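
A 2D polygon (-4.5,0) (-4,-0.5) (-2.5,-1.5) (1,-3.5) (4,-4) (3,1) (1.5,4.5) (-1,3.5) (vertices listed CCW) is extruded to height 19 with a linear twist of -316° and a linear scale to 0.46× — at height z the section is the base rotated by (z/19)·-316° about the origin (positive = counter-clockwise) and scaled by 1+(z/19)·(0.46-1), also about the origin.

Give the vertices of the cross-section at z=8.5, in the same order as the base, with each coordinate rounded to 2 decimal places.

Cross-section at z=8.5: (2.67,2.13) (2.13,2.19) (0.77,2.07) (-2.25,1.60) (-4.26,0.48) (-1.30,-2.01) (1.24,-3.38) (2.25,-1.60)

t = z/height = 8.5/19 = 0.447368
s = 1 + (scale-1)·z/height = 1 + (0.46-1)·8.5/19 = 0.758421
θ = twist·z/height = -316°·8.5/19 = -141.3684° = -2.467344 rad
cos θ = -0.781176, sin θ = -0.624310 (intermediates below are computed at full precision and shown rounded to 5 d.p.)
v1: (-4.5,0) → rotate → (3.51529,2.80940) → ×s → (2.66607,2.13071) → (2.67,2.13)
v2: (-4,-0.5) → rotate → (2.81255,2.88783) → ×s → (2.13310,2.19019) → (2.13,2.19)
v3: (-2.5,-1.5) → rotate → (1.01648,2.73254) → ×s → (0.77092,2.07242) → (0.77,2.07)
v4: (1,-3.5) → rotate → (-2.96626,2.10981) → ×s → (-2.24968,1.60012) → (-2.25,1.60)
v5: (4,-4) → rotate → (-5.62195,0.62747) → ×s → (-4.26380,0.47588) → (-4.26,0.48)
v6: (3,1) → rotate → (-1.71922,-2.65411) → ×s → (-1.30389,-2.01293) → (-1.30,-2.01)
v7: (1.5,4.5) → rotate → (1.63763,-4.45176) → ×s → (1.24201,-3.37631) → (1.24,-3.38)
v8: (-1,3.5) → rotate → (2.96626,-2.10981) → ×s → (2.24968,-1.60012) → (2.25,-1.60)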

* * * *

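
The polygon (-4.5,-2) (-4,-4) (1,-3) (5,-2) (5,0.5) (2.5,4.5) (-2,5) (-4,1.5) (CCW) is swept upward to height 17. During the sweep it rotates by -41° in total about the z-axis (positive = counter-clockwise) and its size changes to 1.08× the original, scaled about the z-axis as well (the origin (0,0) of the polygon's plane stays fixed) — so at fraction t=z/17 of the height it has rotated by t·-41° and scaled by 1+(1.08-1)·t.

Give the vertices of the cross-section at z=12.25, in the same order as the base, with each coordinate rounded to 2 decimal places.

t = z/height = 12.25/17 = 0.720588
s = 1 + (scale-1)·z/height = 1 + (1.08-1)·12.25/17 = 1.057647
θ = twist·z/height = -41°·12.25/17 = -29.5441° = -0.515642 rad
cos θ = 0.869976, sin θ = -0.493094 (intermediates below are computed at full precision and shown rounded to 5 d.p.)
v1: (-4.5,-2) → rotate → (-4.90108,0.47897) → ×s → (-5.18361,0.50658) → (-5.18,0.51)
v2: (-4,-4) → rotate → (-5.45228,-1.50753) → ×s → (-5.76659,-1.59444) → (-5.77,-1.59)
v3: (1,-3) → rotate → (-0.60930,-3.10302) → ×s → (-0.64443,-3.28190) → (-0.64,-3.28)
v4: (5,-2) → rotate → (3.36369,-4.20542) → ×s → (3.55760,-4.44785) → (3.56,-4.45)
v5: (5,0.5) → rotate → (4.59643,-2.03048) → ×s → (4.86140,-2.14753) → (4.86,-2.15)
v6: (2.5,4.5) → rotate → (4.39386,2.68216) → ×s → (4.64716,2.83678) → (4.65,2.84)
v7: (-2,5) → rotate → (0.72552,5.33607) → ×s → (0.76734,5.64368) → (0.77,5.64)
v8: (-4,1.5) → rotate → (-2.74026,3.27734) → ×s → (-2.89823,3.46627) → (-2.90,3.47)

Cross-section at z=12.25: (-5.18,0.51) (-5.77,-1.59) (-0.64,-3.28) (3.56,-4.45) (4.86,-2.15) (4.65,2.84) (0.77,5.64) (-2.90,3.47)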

* * * *

* _Problem details_: Show a copy of each line from the data that includes the word "about".

* _Result of this exercise_:
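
A 2D polygon (-4.5,0) (-4,-0.5) (-2.5,-1.5) (1,-3.5) (4,-4) (3,1) (1.5,4.5) (-1,3.5) (vertices listed CCW) is extruded to height 19 with a linear twist of -316° and a linear scale to 0.46× — at height z the section is the base rotated by (z/19)·-316° about the origin (positive = counter-clockwise) and scaled by 1+(z/19)·(0.46-1), also about the origin.
The polygon (-4.5,-2) (-4,-4) (1,-3) (5,-2) (5,0.5) (2.5,4.5) (-2,5) (-4,1.5) (CCW) is swept upward to height 17. During the sweep it rotates by -41° in total about the z-axis (positive = counter-clockwise) and its size changes to 1.08× the original, scaled about the z-axis as well (the origin (0,0) of the polygon's plane stays fixed) — so at fraction t=z/17 of the height it has rotated by t·-41° and scaled by 1+(1.08-1)·t.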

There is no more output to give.